▸ ASSIGNMENT
Whatever runs from the line with "(Context: successes in" to the end of the records below must be copied exactly, with nothing else included.

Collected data
Start of Block

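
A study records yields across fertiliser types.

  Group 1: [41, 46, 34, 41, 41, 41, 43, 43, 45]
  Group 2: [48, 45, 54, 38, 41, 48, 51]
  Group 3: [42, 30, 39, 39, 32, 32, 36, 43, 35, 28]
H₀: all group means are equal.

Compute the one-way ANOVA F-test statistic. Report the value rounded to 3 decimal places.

Group means [41.67, 46.43, 35.60], grand mean 40.615
SSB = Σnᵢ(x̄ᵢ−x̄)² = 498.040; SSW = ΣΣ(x−x̄ᵢ)² = 514.114
MSB = 498.040/2 = 249.0198; MSW = 514.114/23 = 22.3528
F = MSB/MSW = 11.1404
df = (2, 23)

test statistic = 11.140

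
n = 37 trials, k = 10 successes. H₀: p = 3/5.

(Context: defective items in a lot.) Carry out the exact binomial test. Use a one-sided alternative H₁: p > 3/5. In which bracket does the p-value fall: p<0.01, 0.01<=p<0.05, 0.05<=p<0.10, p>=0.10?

p-value bracket: p>=0.10

Exact binomial: n=37, k=10, p₀=3/5=0.6000
P(X≥10) from Σ C(n,i)·p₀^i·(1−p₀)^(n−i)
p-value (one-sided, H₁ greater) = 0.99999
→ bracket: p>=0.10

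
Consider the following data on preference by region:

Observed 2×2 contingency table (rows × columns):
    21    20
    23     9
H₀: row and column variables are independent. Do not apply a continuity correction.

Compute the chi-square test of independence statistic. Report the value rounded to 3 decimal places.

test statistic = 3.202

Row totals [41, 32], col totals [44, 29], n=73
χ² = (21−24.71)²/24.71 + (20−16.29)²/16.29 + (23−19.29)²/19.29 + (9−12.71)²/12.71 = 3.2024
df = 1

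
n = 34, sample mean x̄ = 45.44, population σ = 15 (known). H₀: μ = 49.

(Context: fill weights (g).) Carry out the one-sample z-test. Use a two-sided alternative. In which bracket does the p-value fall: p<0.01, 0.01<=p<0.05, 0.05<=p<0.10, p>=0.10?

p-value bracket: p>=0.10

SE = σ/√n = 15/√34 = 2.5725
z = (x̄−μ₀)/SE = (45.44−49)/2.5725 = -1.3839
p-value (two-sided) = 0.16640
→ bracket: p>=0.10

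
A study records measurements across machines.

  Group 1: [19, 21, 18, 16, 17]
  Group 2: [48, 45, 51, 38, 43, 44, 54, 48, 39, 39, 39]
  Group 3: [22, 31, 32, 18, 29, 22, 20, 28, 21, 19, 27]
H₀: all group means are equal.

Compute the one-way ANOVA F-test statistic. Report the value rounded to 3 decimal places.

Group means [18.20, 44.36, 24.45], grand mean 31.407
SSB = Σnᵢ(x̄ᵢ−x̄)² = 3250.446; SSW = ΣΣ(x−x̄ᵢ)² = 562.073
MSB = 3250.446/2 = 1625.2229; MSW = 562.073/24 = 23.4197
F = MSB/MSW = 69.3956
df = (2, 24)

test statistic = 69.396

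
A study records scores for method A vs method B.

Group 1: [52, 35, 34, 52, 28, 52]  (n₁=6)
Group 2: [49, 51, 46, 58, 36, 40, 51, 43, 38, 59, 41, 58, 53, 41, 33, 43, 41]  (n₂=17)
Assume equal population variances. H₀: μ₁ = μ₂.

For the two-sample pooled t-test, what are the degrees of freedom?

degrees of freedom = 21

df = n₁ + n₂ − 2 = 6 + 17 − 2 = 21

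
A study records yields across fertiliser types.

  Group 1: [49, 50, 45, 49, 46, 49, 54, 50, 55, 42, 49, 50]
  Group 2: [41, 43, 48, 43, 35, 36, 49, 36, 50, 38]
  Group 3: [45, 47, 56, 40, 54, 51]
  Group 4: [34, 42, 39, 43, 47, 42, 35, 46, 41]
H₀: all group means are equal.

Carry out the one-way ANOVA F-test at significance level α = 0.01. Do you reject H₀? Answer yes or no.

reject H₀: yes

Group means [49.00, 41.90, 48.83, 41.00], grand mean 45.108
SSB = Σnᵢ(x̄ᵢ−x̄)² = 519.834; SSW = ΣΣ(x−x̄ᵢ)² = 761.733
MSB = 519.834/3 = 173.2781; MSW = 761.733/33 = 23.0828
F = MSB/MSW = 7.5068
df = (3, 33)
p-value (upper-tail) = 0.00058
At α=0.01: p < α → reject H₀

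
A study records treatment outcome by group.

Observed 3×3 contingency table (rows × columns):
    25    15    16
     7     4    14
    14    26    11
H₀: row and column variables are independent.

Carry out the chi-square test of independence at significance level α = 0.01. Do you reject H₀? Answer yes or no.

reject H₀: yes

Row totals [56, 25, 51], col totals [46, 45, 41], n=132
χ² = (25−19.52)²/19.52 + (15−19.09)²/19.09 + (16−17.39)²/17.39 + (7−8.71)²/8.71 + (4−8.52)²/8.52 + (14−7.77)²/7.77 + (14−17.77)²/17.77 + (26−17.39)²/17.39 + (11−15.84)²/15.84 = 16.8202
df = 4
p-value (upper-tail) = 0.00209
At α=0.01: p < α → reject H₀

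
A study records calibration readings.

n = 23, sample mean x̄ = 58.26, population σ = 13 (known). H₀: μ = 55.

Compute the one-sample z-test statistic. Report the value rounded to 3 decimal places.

SE = σ/√n = 13/√23 = 2.7107
z = (x̄−μ₀)/SE = (58.26−55)/2.7107 = 1.2026

test statistic = 1.203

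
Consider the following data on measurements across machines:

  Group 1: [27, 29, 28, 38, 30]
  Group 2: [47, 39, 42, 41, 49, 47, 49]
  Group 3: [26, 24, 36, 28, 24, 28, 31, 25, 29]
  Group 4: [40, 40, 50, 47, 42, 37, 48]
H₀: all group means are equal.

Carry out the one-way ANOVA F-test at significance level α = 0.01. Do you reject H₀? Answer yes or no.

reject H₀: yes

Group means [30.40, 44.86, 27.89, 43.43], grand mean 36.464
SSB = Σnᵢ(x̄ᵢ−x̄)² = 1678.304; SSW = ΣΣ(x−x̄ᵢ)² = 440.660
MSB = 1678.304/3 = 559.4347; MSW = 440.660/24 = 18.3608
F = MSB/MSW = 30.4689
df = (3, 24)
p-value (upper-tail) = 0.00000
At α=0.01: p < α → reject H₀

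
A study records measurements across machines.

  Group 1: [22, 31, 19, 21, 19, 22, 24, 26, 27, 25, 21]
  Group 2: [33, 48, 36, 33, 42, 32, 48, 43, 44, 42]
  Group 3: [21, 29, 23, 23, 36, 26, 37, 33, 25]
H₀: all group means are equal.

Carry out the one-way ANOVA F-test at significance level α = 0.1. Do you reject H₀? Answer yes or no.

reject H₀: yes

Group means [23.36, 40.10, 28.11], grand mean 30.367
SSB = Σnᵢ(x̄ᵢ−x̄)² = 1532.632; SSW = ΣΣ(x−x̄ᵢ)² = 756.334
MSB = 1532.632/2 = 766.3162; MSW = 756.334/27 = 28.0124
F = MSB/MSW = 27.3563
df = (2, 27)
p-value (upper-tail) = 0.00000
At α=0.1: p < α → reject H₀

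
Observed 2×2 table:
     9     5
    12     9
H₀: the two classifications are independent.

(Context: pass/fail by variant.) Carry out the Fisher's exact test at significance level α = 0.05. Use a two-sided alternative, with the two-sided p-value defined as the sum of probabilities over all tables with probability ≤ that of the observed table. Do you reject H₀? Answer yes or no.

Margins: r₁=14, r₂=21, c₁=21, c₂=14, n=35
p_obs = C(14,9)·C(21,12)/C(35,21); sum pmf over tables with pmf ≤ p_obs
p-value (two-sided) = 0.73660
At α=0.05: p ≥ α → fail to reject H₀

reject H₀: no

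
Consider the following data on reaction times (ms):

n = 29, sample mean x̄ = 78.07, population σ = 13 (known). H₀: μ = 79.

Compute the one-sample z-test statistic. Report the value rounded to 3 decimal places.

SE = σ/√n = 13/√29 = 2.4140
z = (x̄−μ₀)/SE = (78.07−79)/2.4140 = -0.3852

test statistic = -0.385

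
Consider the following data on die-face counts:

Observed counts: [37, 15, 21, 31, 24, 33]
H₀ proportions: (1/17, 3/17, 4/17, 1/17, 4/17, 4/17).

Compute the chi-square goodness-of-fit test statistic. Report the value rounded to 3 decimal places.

test statistic = 148.537

n = 161; E_i = n·p_i = [9.47, 28.41, 37.88, 9.47, 37.88, 37.88]
χ² = (37−9.47)²/9.47 + (15−28.41)²/28.41 + (21−37.88)²/37.88 + (31−9.47)²/9.47 + (24−37.88)²/37.88 + (33−37.88)²/37.88 = 148.5373
df = 5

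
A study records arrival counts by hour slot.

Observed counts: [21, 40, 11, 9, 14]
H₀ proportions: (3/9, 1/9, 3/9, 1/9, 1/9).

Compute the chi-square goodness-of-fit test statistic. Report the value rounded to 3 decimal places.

n = 95; E_i = n·p_i = [31.67, 10.56, 31.67, 10.56, 10.56]
χ² = (21−31.67)²/31.67 + (40−10.56)²/10.56 + (11−31.67)²/31.67 + (9−10.56)²/10.56 + (14−10.56)²/10.56 = 100.5684
df = 4

test statistic = 100.568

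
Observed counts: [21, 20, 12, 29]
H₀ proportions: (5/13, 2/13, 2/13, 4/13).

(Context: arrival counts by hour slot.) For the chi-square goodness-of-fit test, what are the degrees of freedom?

degrees of freedom = 3

df = k − 1 = 4 − 1 = 3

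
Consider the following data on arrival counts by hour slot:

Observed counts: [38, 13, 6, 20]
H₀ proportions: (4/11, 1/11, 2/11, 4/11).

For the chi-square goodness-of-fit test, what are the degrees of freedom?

degrees of freedom = 3

df = k − 1 = 4 − 1 = 3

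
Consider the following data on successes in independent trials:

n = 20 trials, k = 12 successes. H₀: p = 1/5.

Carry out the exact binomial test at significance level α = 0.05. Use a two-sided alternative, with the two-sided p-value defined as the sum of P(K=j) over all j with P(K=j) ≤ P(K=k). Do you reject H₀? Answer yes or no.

reject H₀: yes

Exact binomial: n=20, k=12, p₀=1/5=0.2000
P(X=j) = C(n,j)·p₀^j·(1−p₀)^(n−j); p = Σ P(X=j) over j with P(X=j) ≤ P(X=12)
p-value (two-sided) = 0.00010
At α=0.05: p < α → reject H₀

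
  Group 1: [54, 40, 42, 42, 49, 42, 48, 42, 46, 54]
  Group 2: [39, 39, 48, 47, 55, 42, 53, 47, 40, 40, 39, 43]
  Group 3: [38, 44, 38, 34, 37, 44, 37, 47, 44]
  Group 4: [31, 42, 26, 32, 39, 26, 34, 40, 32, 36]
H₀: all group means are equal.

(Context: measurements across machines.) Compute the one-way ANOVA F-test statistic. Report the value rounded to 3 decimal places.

test statistic = 10.805

Group means [45.90, 44.33, 40.33, 33.80], grand mean 41.268
SSB = Σnᵢ(x̄ᵢ−x̄)² = 892.882; SSW = ΣΣ(x−x̄ᵢ)² = 1019.167
MSB = 892.882/3 = 297.6274; MSW = 1019.167/37 = 27.5450
F = MSB/MSW = 10.8051
df = (3, 37)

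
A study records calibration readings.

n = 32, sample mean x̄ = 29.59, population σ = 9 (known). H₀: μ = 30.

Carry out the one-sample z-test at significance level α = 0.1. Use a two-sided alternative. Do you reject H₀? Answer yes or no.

reject H₀: no

SE = σ/√n = 9/√32 = 1.5910
z = (x̄−μ₀)/SE = (29.59−30)/1.5910 = -0.2577
p-value (two-sided) = 0.79664
At α=0.1: p ≥ α → fail to reject H₀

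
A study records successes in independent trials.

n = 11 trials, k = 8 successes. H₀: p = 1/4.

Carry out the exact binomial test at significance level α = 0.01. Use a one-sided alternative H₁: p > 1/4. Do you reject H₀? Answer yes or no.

Exact binomial: n=11, k=8, p₀=1/4=0.2500
P(X≥8) from Σ C(n,i)·p₀^i·(1−p₀)^(n−i)
p-value (one-sided, H₁ greater) = 0.00119
At α=0.01: p < α → reject H₀

reject H₀: yes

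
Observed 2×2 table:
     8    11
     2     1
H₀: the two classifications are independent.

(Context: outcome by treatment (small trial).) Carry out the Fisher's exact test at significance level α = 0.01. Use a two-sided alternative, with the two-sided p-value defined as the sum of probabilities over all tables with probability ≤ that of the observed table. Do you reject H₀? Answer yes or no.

reject H₀: no

Margins: r₁=19, r₂=3, c₁=10, c₂=12, n=22
p_obs = C(19,8)·C(3,2)/C(22,10); sum pmf over tables with pmf ≤ p_obs
p-value (two-sided) = 0.57143
At α=0.01: p ≥ α → fail to reject H₀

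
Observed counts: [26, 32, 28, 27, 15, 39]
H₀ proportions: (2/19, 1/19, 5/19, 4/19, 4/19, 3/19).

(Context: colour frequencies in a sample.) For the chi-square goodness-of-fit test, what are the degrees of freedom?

df = k − 1 = 6 − 1 = 5

degrees of freedom = 5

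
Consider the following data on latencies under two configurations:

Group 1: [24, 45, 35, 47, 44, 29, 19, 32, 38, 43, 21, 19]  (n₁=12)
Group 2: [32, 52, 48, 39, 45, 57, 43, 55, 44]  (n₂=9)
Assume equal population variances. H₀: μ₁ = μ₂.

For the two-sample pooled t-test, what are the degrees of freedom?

df = n₁ + n₂ − 2 = 12 + 9 − 2 = 19

degrees of freedom = 19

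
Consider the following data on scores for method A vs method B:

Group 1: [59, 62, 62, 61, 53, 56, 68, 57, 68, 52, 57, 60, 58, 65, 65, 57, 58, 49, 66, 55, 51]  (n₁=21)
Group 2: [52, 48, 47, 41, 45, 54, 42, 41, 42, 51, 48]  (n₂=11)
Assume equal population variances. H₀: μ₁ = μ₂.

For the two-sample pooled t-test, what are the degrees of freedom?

df = n₁ + n₂ − 2 = 21 + 11 − 2 = 30

degrees of freedom = 30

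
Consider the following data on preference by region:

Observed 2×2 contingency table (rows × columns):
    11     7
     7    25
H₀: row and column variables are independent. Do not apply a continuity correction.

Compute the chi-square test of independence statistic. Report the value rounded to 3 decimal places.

Row totals [18, 32], col totals [18, 32], n=50
χ² = (11−6.48)²/6.48 + (7−11.52)²/11.52 + (7−11.52)²/11.52 + (25−20.48)²/20.48 = 7.6974
df = 1

test statistic = 7.697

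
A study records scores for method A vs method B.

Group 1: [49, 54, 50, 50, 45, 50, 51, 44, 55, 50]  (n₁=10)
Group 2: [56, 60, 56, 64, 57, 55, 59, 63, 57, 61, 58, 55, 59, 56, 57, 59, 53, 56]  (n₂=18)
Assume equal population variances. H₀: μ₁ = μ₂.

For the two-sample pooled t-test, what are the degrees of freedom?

degrees of freedom = 26

df = n₁ + n₂ − 2 = 10 + 18 − 2 = 26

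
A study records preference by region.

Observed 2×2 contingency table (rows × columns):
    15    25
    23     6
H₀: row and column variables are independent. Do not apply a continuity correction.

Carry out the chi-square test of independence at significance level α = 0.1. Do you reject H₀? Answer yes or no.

reject H₀: yes

Row totals [40, 29], col totals [38, 31], n=69
χ² = (15−22.03)²/22.03 + (25−17.97)²/17.97 + (23−15.97)²/15.97 + (6−13.03)²/13.03 = 11.8776
df = 1
p-value (upper-tail) = 0.00057
At α=0.1: p < α → reject H₀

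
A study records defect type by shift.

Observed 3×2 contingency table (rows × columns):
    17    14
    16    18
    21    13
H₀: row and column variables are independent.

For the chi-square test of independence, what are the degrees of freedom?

df = (r−1)(c−1) = (3−1)·(2−1) = 2

degrees of freedom = 2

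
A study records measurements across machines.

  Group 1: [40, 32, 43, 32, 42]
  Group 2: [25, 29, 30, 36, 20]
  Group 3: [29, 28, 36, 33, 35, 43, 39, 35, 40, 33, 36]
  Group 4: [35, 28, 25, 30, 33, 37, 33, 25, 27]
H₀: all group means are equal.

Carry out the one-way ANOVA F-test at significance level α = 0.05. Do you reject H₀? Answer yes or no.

Group means [37.80, 28.00, 35.18, 30.33], grand mean 32.967
SSB = Σnᵢ(x̄ᵢ−x̄)² = 356.530; SSW = ΣΣ(x−x̄ᵢ)² = 612.436
MSB = 356.530/3 = 118.8434; MSW = 612.436/26 = 23.5552
F = MSB/MSW = 5.0453
df = (3, 26)
p-value (upper-tail) = 0.00690
At α=0.05: p < α → reject H₀

reject H₀: yes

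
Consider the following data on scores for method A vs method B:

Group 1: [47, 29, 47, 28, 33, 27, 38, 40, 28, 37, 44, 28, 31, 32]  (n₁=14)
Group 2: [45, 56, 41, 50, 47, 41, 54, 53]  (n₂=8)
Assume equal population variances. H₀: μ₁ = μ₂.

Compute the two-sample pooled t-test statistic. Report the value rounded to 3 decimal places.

x̄₁=34.929, s₁=7.248, n₁=14
x̄₂=48.375, s₂=5.805, n₂=8
s_p² = [13·7.248² + 7·5.805²]/20 = 45.9402
SE = √(s_p²·(1/14+1/8)) = 3.0040
t = (34.929−48.375)/3.0040 = -4.4762
df = 20

test statistic = -4.476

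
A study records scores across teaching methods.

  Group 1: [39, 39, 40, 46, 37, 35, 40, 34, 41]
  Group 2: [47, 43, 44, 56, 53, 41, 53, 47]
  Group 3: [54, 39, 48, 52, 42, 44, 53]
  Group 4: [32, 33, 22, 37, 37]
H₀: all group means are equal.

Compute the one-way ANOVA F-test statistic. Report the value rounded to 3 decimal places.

test statistic = 13.193

Group means [39.00, 48.00, 47.43, 32.20], grand mean 42.345
SSB = Σnᵢ(x̄ᵢ−x̄)² = 1052.037; SSW = ΣΣ(x−x̄ᵢ)² = 664.514
MSB = 1052.037/3 = 350.6791; MSW = 664.514/25 = 26.5806
F = MSB/MSW = 13.1931
df = (3, 25)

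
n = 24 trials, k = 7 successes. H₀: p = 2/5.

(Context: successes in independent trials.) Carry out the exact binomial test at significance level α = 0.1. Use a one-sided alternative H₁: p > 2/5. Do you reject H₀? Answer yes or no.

Exact binomial: n=24, k=7, p₀=2/5=0.4000
P(X≥7) from Σ C(n,i)·p₀^i·(1−p₀)^(n−i)
p-value (one-sided, H₁ greater) = 0.90404
At α=0.1: p ≥ α → fail to reject H₀

reject H₀: no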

End of Block

▸ WRITTEN RESPONSE
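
(Context: successes in independent trials.) Carry out the exact binomial test at significance level α = 0.1. Use a one-sided alternative H₁: p > 2/5. Do you reject H₀? Answer yes or no.

Exact binomial: n=24, k=7, p₀=2/5=0.4000
P(X≥7) from Σ C(n,i)·p₀^i·(1−p₀)^(n−i)
p-value (one-sided, H₁ greater) = 0.90404
At α=0.1: p ≥ α → fail to reject H₀

reject H₀: no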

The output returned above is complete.